Segment Start: Exercise data

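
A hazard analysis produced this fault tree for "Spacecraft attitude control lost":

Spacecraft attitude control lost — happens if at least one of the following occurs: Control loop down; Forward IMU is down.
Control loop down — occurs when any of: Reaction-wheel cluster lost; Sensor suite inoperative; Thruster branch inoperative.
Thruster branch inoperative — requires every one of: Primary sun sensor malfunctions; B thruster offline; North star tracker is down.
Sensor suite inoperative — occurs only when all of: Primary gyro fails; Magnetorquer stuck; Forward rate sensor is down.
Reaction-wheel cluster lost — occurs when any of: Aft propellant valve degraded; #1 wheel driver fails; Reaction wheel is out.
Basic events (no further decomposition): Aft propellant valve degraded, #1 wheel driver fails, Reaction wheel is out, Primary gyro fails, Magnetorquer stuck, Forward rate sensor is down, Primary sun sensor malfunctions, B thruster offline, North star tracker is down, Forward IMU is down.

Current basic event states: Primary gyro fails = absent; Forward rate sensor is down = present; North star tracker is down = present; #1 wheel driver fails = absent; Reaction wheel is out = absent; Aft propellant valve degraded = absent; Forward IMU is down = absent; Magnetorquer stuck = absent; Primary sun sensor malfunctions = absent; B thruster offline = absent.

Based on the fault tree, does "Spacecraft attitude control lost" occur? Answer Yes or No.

Reaction-wheel cluster lost [OR]: Aft propellant valve degraded=not, #1 wheel driver fails=not, Reaction wheel is out=not → no input occurs → does not occur.
Sensor suite inoperative [AND]: Primary gyro fails=not, Magnetorquer stuck=not, Forward rate sensor is down=occurs → not all inputs occur → does not occur.
Thruster branch inoperative [AND]: Primary sun sensor malfunctions=not, B thruster offline=not, North star tracker is down=occurs → not all inputs occur → does not occur.
Control loop down [OR]: Reaction-wheel cluster lost=not, Sensor suite inoperative=not, Thruster branch inoperative=not → no input occurs → does not occur.
Spacecraft attitude control lost [OR]: Control loop down=not, Forward IMU is down=not → no input occurs → does not occur.

No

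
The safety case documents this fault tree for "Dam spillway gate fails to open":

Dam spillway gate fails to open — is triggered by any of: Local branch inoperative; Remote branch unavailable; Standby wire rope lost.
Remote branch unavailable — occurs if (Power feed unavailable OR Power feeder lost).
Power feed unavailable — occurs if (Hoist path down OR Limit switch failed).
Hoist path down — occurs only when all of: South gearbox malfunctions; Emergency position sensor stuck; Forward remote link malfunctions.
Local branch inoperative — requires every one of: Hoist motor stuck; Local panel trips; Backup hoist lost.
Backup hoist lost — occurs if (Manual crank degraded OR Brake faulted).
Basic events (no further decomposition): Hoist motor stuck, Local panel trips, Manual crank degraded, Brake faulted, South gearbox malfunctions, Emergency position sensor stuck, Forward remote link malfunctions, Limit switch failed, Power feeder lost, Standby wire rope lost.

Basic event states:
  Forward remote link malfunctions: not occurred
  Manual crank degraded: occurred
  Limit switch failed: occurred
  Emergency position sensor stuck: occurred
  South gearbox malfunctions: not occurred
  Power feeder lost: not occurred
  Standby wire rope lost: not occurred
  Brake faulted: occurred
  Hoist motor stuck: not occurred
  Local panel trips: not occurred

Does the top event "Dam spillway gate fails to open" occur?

Backup hoist lost [OR]: Manual crank degraded=occurs, Brake faulted=occurs → at least one input occurs → occurs.
Local branch inoperative [AND]: Hoist motor stuck=not, Local panel trips=not, Backup hoist lost=occurs → not all inputs occur → does not occur.
Hoist path down [AND]: South gearbox malfunctions=not, Emergency position sensor stuck=occurs, Forward remote link malfunctions=not → not all inputs occur → does not occur.
Power feed unavailable [OR]: Hoist path down=not, Limit switch failed=occurs → at least one input occurs → occurs.
Remote branch unavailable [OR]: Power feed unavailable=occurs, Power feeder lost=not → at least one input occurs → occurs.
Dam spillway gate fails to open [OR]: Local branch inoperative=not, Remote branch unavailable=occurs, Standby wire rope lost=not → at least one input occurs → occurs.

Yes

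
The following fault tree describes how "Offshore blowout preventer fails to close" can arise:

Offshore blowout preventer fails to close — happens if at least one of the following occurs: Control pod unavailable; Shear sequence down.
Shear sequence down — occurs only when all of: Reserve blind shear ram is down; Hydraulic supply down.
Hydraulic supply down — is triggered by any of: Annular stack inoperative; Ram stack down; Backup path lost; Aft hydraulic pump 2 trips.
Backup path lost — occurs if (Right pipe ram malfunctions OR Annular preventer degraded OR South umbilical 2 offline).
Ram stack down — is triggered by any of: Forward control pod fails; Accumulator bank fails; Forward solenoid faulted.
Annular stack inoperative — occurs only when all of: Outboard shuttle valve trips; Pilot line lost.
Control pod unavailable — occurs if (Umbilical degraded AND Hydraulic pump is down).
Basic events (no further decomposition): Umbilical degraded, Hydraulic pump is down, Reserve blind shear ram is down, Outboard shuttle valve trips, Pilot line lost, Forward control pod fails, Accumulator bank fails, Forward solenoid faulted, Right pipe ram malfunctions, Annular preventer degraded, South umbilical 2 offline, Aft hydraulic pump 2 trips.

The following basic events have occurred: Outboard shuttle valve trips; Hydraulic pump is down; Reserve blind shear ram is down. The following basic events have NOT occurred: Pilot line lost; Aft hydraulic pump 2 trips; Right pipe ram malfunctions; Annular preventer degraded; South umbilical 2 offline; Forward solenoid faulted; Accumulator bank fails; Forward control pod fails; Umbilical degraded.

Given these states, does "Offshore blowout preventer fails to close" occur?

Control pod unavailable [AND]: Umbilical degraded=not, Hydraulic pump is down=occurs → not all inputs occur → does not occur.
Annular stack inoperative [AND]: Outboard shuttle valve trips=occurs, Pilot line lost=not → not all inputs occur → does not occur.
Ram stack down [OR]: Forward control pod fails=not, Accumulator bank fails=not, Forward solenoid faulted=not → no input occurs → does not occur.
Backup path lost [OR]: Right pipe ram malfunctions=not, Annular preventer degraded=not, South umbilical 2 offline=not → no input occurs → does not occur.
Hydraulic supply down [OR]: Annular stack inoperative=not, Ram stack down=not, Backup path lost=not, Aft hydraulic pump 2 trips=not → no input occurs → does not occur.
Shear sequence down [AND]: Reserve blind shear ram is down=occurs, Hydraulic supply down=not → not all inputs occur → does not occur.
Offshore blowout preventer fails to close [OR]: Control pod unavailable=not, Shear sequence down=not → no input occurs → does not occur.

No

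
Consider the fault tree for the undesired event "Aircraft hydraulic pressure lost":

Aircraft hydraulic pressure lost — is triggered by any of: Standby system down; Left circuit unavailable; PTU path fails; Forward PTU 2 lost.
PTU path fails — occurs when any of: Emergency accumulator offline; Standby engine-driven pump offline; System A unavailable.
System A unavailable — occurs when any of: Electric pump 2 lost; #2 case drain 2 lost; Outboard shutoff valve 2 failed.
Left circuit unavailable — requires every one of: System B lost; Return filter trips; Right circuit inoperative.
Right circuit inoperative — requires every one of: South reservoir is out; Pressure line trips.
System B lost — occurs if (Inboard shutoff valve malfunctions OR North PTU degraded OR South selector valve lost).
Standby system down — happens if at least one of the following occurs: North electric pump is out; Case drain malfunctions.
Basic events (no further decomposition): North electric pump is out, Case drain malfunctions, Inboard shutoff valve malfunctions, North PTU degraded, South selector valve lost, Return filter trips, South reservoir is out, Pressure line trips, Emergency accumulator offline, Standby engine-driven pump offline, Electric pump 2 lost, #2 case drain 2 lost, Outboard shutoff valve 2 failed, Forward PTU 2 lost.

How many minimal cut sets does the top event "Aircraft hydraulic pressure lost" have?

11

Standby system down [OR]: union of children's cut sets → 2 cut set(s).
System B lost [OR]: union of children's cut sets → 3 cut set(s).
Right circuit inoperative [AND]: one cut set from each child combined → 1 × 1 = 1 cut set(s).
Left circuit unavailable [AND]: one cut set from each child combined → 3 × 1 × 1 = 3 cut set(s).
System A unavailable [OR]: union of children's cut sets → 3 cut set(s).
PTU path fails [OR]: union of children's cut sets → 5 cut set(s).
Aircraft hydraulic pressure lost [OR]: union of children's cut sets → 11 cut set(s).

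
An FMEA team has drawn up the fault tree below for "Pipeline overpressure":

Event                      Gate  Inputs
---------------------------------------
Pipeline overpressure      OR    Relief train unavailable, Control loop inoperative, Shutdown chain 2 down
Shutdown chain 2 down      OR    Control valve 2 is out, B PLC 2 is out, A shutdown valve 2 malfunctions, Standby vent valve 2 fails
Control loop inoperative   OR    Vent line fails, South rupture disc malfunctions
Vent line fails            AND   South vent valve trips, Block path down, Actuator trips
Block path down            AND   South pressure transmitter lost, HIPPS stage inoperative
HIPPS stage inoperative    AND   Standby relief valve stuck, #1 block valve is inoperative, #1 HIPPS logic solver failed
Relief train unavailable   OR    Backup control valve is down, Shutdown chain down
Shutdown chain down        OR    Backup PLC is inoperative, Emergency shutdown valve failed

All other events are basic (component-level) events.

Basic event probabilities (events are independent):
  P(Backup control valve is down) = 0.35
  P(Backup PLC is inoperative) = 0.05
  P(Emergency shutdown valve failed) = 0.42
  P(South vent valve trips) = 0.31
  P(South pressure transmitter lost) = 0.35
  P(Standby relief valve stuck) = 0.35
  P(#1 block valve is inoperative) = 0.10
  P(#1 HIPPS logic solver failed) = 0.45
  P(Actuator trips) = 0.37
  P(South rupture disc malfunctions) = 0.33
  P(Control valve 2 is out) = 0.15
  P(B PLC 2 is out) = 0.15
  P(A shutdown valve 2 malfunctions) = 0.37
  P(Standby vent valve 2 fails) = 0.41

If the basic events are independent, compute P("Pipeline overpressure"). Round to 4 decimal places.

P(Shutdown chain down) [OR] = 1 − (1−0.05) × (1−0.42) = 0.449000
P(Relief train unavailable) [OR] = 1 − (1−0.35) × (1−0.449000) = 0.641850
P(HIPPS stage inoperative) [AND] = 0.35 × 0.10 × 0.45 = 0.015750
P(Block path down) [AND] = 0.35 × 0.015750 = 0.005513
P(Vent line fails) [AND] = 0.31 × 0.005513 × 0.37 = 0.000632
P(Control loop inoperative) [OR] = 1 − (1−0.000632) × (1−0.33) = 0.330423
P(Shutdown chain 2 down) [OR] = 1 − (1−0.15) × (1−0.15) × (1−0.37) × (1−0.41) = 0.731447
P(Pipeline overpressure) [OR] = 1 − (1−0.641850) × (1−0.330423) × (1−0.731447) = 0.935599
Rounded to 4 decimal places: P(Pipeline overpressure) ≈ 0.9356.

0.9356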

Segment End: Exercise data

Exercise brief
From the data, pick out every line that includes "drain".

Answer box
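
System A unavailable — occurs when any of: Electric pump 2 lost; #2 case drain 2 lost; Outboard shutoff valve 2 failed.
Standby system down — happens if at least one of the following occurs: North electric pump is out; Case drain malfunctions.
Basic events (no further decomposition): North electric pump is out, Case drain malfunctions, Inboard shutoff valve malfunctions, North PTU degraded, South selector valve lost, Return filter trips, South reservoir is out, Pressure line trips, Emergency accumulator offline, Standby engine-driven pump offline, Electric pump 2 lost, #2 case drain 2 lost, Outboard shutoff valve 2 failed, Forward PTU 2 lost.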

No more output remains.